- **Work required**
Show all lines of the entries in which the word "tabulates" is found.

══════════

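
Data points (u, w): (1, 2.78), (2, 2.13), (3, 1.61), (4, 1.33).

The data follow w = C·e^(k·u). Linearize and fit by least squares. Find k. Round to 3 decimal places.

Let Y = ln w. Fitting Y = k·u + ln C by least squares:
Over the data: Σu = 10.0000, Σ(u)² = 30.0000, Σln w = 2.5400, Σu·ln w = 5.1041.
Normal system: [[30.0000, 10.0000]; [10.0000, 4]]·[k, ln C]ᵀ = [5.1041, 2.5400]ᵀ.
Slope k = (n·Σu·ln w − Σu·Σln w)/(n·Σ(u)² − (Σu)²) = (4·5.1041 − 10.0000·2.5400)/20.0000 = -0.24917; ln C = (Σln w − k·Σu)/n = 1.25792.

k = -0.249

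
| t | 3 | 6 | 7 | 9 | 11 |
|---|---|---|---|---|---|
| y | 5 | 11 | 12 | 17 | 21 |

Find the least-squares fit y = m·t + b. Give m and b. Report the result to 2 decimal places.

Sums needed: Σt·t = 296, Σt = 36, Σ1 = 5.
Moment sums: Σt·y = 549, Σy = 66.
MᵀM·[m, b]ᵀ = Mᵀy becomes [[296, 36]; [36, 5]]·[m, b]ᵀ = [549, 66]ᵀ.
Δ = 296·5 − 36² = 184.
m = (549·5 − 36·66)/184 = 369/184; b = (296·66 − 36·549)/184 = -57/46.

m = 2.01, b = -1.24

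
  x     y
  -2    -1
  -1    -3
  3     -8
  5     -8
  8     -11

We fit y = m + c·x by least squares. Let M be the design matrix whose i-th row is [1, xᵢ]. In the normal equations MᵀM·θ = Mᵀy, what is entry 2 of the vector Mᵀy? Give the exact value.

Entry 2 ↔ basis x, so (Mᵀy)_{2} = Σᵢ (x)·yᵢ = (-2)·(-1) + (-1)·(-3) + (3)·(-8) + (5)·(-8) + (8)·(-11) = -147.

-147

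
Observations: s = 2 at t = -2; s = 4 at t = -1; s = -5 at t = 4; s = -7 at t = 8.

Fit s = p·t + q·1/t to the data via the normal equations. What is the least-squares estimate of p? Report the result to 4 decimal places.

p = -0.8573

With design matrix M, MᵀM = [[85, 4]; [4, 85/64]] and Mᵀs = [-84, -57/8]ᵀ.
Δ = 85·(85/64) − 4² = 6201/64.
p = ((-84)·(85/64) − 4·(-57/8))/(6201/64) = -1772/2067; q = (85·(-57/8) − 4·(-84))/(6201/64) = -5752/2067.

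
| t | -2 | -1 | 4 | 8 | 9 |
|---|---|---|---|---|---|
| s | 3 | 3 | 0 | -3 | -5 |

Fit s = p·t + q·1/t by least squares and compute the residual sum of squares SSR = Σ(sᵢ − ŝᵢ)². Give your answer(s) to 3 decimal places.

SSR = 7.371

Normal-equation sums: Σt·t = 166, Σt·1/t = 5, Σ1/t·1/t = 6949/5184.
Moment sums: Σt·s = -78, Σ1/t·s = -391/72.
Δ = 166·(6949/5184) − 5² = 511967/2592.
p = ((-78)·(6949/5184) − 5·(-391/72))/(511967/2592) = -200631/511967; q = (166·(-391/72) − 5·(-78))/(511967/2592) = -1325736/511967.
Residuals: 471771/511967, 9534/511967, 1133958/511967, 234864/511967, -606852/511967; SSR = 3773583/511967.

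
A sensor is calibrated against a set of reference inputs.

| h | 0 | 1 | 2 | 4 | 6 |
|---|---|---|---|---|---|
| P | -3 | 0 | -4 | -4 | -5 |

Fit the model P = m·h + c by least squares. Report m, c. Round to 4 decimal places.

m = -0.5345, c = -1.8103

The normal equations are: 57·m + 13·c = -54;  13·m + 5·c = -16.
(Σh·h = 57, Σh = 13, Σ1 = 5, Σh·P = -54, ΣP = -16.)
det = 57·5 − 13² = 116.
m = ((-54)·5 − 13·(-16))/116 = -31/58; c = (57·(-16) − 13·(-54))/116 = -105/58.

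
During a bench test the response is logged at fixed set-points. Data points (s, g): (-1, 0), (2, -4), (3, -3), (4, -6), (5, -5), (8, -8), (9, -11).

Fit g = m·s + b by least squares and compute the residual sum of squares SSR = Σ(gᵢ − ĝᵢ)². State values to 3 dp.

The normal system AᵀA·[m, b]ᵀ = Aᵀg is [[200, 30]; [30, 7]]·[m, b]ᵀ = [-229, -37]ᵀ.
Eliminating b: 7·(row 1) − 30·(row 2) gives 500·m = 7·(-229) − 30·(-37) = -493, so m = -493/500.
Then b = ((-37) − 30·(-493/500))/7 = -53/50.
Residuals: 37/500, -121/125, 509/500, -249/250, 99/100, 237/250, -533/500; SSR = 2993/500.

SSR = 5.986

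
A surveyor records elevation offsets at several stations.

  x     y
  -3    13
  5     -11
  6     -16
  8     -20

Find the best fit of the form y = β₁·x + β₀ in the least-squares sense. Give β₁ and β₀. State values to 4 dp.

β₁ = -3.0571, β₀ = 3.7286

From the data, Σx·x = 134, Σx = 16, Σ1 = 4.
For Aᵀy: Σx·y = -350, Σy = -34.
AᵀA·[β₁, β₀]ᵀ = Aᵀy becomes [[134, 16]; [16, 4]]·[β₁, β₀]ᵀ = [-350, -34]ᵀ.
det = 134·4 − 16² = 280.
β₁ = ((-350)·4 − 16·(-34))/280 = -107/35; β₀ = (134·(-34) − 16·(-350))/280 = 261/70.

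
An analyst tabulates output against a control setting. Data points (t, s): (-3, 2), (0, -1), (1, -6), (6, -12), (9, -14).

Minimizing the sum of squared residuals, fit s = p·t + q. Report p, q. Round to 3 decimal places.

p = -1.388, q = -2.590

Entries of XᵀX: Σt·t = 127, Σt = 13, Σ1 = 5.
And Σt·s = -210, Σs = -31.
Normal equations: [[127, 13]; [13, 5]]·[p, q]ᵀ = [-210, -31]ᵀ.
Eliminating q: 5·(row 1) − 13·(row 2) gives 466·p = 5·(-210) − 13·(-31) = -647, so p = -647/466.
Then q = ((-31) − 13·(-647/466))/5 = -1207/466.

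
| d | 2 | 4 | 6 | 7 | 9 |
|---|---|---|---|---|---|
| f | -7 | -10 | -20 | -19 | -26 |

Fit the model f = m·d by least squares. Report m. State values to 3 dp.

The normal system XᵀX·[m]ᵀ = Xᵀf is [[186]]·[m]ᵀ = [-541]ᵀ.
m = (-541)/186 = -2.9086.

m = -2.909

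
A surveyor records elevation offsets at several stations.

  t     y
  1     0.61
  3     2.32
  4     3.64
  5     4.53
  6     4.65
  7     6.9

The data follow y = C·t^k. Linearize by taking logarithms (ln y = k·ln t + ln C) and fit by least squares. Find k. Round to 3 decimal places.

k = 1.212

Taking logs, ln y = k·ln t + ln C, so regress ln y on ln t.
Σln t = 7.8320, Σ(ln t)² = 12.7160, Σln y = 6.6184, Σln t·ln y = 11.6593.
Equations: 12.7160·k + 7.8320·ln C = 11.6593;  7.8320·k + 6·ln C = 6.6184.
Solving (det = 14.9557): k = 1.21163, ln C = -0.47852.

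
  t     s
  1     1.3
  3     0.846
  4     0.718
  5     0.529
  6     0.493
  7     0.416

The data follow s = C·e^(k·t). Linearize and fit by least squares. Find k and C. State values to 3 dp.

With ln sᵢ as the transformed response and tᵢ as the regressor:
Sums: Σt = 26.0000, Σ(t)² = 136.0000, Σln s = -2.4572, Σt·ln s = -15.1313.
Normal system: [[136.0000, 26.0000]; [26.0000, 6]]·[k, ln C]ᵀ = [-15.1313, -2.4572]ᵀ.
Δ = 136.0000·6 − (26.0000)² = 140.0000; k = (-15.1313·6 − 26.0000·-2.4572)/140.0000 = -0.19214, ln C = (136.0000·-2.4572 − 26.0000·-15.1313)/140.0000 = 0.42306, so C = exp(0.42306) = 1.52663.

k = -0.192, C = 1.527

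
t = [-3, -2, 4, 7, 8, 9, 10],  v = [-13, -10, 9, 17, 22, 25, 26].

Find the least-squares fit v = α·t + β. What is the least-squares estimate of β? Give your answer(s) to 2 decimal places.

β = -3.69

Entries of AᵀA: Σt·t = 323, Σt = 33, Σ1 = 7.
And Σt·v = 875, Σv = 76.
So AᵀA·[α, β]ᵀ = Aᵀv: [[323, 33]; [33, 7]]·[α, β]ᵀ = [875, 76]ᵀ.
Eliminating β: 7·(row 1) − 33·(row 2) gives 1172·α = 7·875 − 33·76 = 3617, so α = 3617/1172.
Then β = (76 − 33·(3617/1172))/7 = -4327/1172.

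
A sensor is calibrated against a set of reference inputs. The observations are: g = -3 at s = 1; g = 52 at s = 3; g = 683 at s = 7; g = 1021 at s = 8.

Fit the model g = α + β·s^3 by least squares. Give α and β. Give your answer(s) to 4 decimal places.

α = -3.5423, β = 2.0013

Sums needed: Σ1 = 4, Σs^3 = 883, Σs^3·s^3 = 380523.
And Σg = 1753, Σs^3·g = 758422.
So AᵀA·[α, β]ᵀ = Aᵀg: [[4, 883]; [883, 380523]]·[α, β]ᵀ = [1753, 758422]ᵀ.
Δ = 4·380523 − 883² = 742403.
α = (1753·380523 − 883·758422)/742403 = -2629807/742403; β = (4·758422 − 883·1753)/742403 = 1485789/742403.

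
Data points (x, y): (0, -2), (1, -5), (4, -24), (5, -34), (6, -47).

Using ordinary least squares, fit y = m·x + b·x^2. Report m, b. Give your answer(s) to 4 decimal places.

With design matrix A, AᵀA = [[78, 406]; [406, 2178]] and Aᵀy = [-553, -2931]ᵀ.
Eliminating b: 2178·(row 1) − 406·(row 2) gives 5048·m = 2178·(-553) − 406·(-2931) = -14448, so m = -1806/631.
Then b = ((-2931) − 406·(-1806/631))/2178 = -1025/1262.

m = -2.8621, b = -0.8122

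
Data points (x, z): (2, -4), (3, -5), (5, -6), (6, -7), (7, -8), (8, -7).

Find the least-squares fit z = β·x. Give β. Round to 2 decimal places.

β = -1.11

Normal-equation sums: Σx·x = 187.
Moment sums: Σx·z = -207.
AᵀA·[β]ᵀ = Aᵀz becomes [[187]]·[β]ᵀ = [-207]ᵀ.
Hence β = -207 / 187 ≈ -1.10695.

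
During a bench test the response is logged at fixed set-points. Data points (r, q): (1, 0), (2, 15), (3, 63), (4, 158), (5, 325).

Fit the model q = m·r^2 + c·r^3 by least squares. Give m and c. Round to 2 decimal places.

Sums needed: Σr^2·r^2 = 979, Σr^2·r^3 = 4425, Σr^3·r^3 = 20515.
And Σr^2·q = 11280, Σr^3·q = 52558.
Δ = 979·20515 − 4425² = 503560.
m = (11280·20515 − 4425·52558)/503560 = -115995/50356; c = (979·52558 − 4425·11280)/503560 = 770141/251780.

m = -2.30, c = 3.06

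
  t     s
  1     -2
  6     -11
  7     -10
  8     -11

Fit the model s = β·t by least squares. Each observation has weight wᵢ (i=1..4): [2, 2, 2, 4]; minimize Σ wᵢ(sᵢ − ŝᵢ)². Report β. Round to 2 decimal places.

β = -1.47

MᵀWM·[β]ᵀ = MᵀWs reads: 428·β = -628.
(Σwᵢ·t·t = 428, Σwᵢ·t·s = -628.)
β = (-628)/428 = -1.46729.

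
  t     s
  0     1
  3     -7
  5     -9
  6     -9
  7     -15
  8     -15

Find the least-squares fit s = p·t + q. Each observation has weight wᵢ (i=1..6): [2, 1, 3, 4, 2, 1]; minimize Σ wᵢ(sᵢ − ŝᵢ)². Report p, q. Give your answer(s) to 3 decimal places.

p = -1.945, q = 0.881

Sums needed: Σwᵢ·t·t = 390, Σwᵢ·t = 64, Σwᵢ·1 = 13.
Moment sums: Σwᵢ·t·s = -702, Σwᵢ·s = -113.
So MᵀWM·[p, q]ᵀ = MᵀWs: [[390, 64]; [64, 13]]·[p, q]ᵀ = [-702, -113]ᵀ.
Δ = 390·13 − 64² = 974.
p = ((-702)·13 − 64·(-113))/974 = -947/487; q = (390·(-113) − 64·(-702))/974 = 429/487.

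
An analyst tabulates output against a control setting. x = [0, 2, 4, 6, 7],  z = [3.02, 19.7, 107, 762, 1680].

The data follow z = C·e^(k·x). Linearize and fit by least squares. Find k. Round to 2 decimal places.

k = 0.91

With ln zᵢ as the transformed response and xᵢ as the regressor:
Over the data: Σx = 19.0000, Σ(x)² = 105.0000, Σln z = 22.8212, Σx·ln z = 116.4541.
Normal system: [[105.0000, 19.0000]; [19.0000, 5]]·[k, ln C]ᵀ = [116.4541, 22.8212]ᵀ.
Solving (det = 164.0000): k = 0.90651, ln C = 1.11950.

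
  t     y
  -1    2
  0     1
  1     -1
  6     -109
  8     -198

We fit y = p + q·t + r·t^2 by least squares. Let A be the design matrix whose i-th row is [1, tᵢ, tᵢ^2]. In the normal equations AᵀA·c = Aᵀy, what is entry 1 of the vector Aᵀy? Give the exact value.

Entry 1 ↔ basis 1, so (Aᵀy)_{1} = Σᵢ yᵢ = (1)·(2) + (1)·(1) + (1)·(-1) + (1)·(-109) + (1)·(-198) = -305.

-305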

══════════

- **Answer**
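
An analyst tabulates output against a control setting. Data points (t, s): (-3, 2), (0, -1), (1, -6), (6, -12), (9, -14).
An analyst tabulates output against a control setting. x = [0, 2, 4, 6, 7],  z = [3.02, 19.7, 107, 762, 1680].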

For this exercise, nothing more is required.